### Record set ###

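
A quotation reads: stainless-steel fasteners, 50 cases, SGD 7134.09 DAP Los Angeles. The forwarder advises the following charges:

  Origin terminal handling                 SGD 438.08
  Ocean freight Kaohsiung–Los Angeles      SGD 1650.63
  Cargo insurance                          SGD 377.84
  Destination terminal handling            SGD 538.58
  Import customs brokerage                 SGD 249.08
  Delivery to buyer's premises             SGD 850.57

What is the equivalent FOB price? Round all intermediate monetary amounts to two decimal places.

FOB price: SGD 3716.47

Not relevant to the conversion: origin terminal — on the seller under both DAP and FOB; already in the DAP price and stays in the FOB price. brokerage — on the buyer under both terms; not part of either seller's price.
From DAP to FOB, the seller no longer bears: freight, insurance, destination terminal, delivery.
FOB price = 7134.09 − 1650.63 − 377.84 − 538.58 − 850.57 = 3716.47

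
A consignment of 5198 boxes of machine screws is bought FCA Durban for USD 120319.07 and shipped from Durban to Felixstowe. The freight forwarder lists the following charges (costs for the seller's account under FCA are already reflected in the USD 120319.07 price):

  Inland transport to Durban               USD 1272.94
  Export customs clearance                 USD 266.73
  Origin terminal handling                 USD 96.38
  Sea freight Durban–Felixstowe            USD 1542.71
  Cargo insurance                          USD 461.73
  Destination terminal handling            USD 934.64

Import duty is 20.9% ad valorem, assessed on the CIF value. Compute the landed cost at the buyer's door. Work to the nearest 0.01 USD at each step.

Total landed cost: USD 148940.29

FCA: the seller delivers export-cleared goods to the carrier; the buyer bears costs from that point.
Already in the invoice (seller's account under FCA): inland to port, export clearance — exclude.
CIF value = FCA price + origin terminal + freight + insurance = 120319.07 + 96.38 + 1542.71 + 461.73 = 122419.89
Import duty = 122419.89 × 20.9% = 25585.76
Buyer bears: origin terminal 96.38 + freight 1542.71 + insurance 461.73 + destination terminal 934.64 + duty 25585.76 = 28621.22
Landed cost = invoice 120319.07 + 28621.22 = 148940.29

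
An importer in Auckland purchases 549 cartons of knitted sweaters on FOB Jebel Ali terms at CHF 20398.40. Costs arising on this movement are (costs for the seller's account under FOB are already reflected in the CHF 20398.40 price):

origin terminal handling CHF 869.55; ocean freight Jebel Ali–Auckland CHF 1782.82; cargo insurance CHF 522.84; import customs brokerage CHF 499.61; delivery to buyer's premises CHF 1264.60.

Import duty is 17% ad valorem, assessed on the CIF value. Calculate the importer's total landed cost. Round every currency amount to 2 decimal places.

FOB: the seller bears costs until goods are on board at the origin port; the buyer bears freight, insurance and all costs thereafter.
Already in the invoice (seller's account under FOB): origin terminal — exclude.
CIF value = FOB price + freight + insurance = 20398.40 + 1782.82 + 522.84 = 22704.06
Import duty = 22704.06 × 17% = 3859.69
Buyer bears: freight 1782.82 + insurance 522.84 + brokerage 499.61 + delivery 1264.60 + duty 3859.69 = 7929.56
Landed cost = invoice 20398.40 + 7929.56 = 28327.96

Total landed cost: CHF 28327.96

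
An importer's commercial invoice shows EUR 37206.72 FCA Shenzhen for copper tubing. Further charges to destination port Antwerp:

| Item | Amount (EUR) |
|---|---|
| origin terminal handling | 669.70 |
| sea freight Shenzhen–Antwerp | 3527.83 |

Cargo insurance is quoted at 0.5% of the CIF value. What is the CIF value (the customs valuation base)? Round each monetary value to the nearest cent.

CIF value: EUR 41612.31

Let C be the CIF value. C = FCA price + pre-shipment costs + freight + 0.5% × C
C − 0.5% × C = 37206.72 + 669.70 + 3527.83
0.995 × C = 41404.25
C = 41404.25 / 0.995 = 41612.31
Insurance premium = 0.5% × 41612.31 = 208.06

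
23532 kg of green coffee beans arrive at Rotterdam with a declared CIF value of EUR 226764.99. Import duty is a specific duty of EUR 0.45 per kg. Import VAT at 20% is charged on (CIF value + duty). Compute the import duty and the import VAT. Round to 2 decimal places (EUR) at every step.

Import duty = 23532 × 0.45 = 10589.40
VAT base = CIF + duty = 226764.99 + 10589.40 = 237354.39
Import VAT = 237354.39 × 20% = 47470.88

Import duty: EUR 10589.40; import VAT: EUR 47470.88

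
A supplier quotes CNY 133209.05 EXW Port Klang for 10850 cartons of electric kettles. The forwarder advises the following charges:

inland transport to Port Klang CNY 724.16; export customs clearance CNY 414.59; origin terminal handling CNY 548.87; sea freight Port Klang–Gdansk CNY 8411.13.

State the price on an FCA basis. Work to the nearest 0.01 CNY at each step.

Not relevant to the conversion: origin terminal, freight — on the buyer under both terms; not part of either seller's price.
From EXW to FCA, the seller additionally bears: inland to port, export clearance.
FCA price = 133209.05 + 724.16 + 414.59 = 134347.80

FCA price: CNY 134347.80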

###

Aim of the task
If a line of the listing contains "Felixstowe", count it; state the final number and nothing more.

Your response
2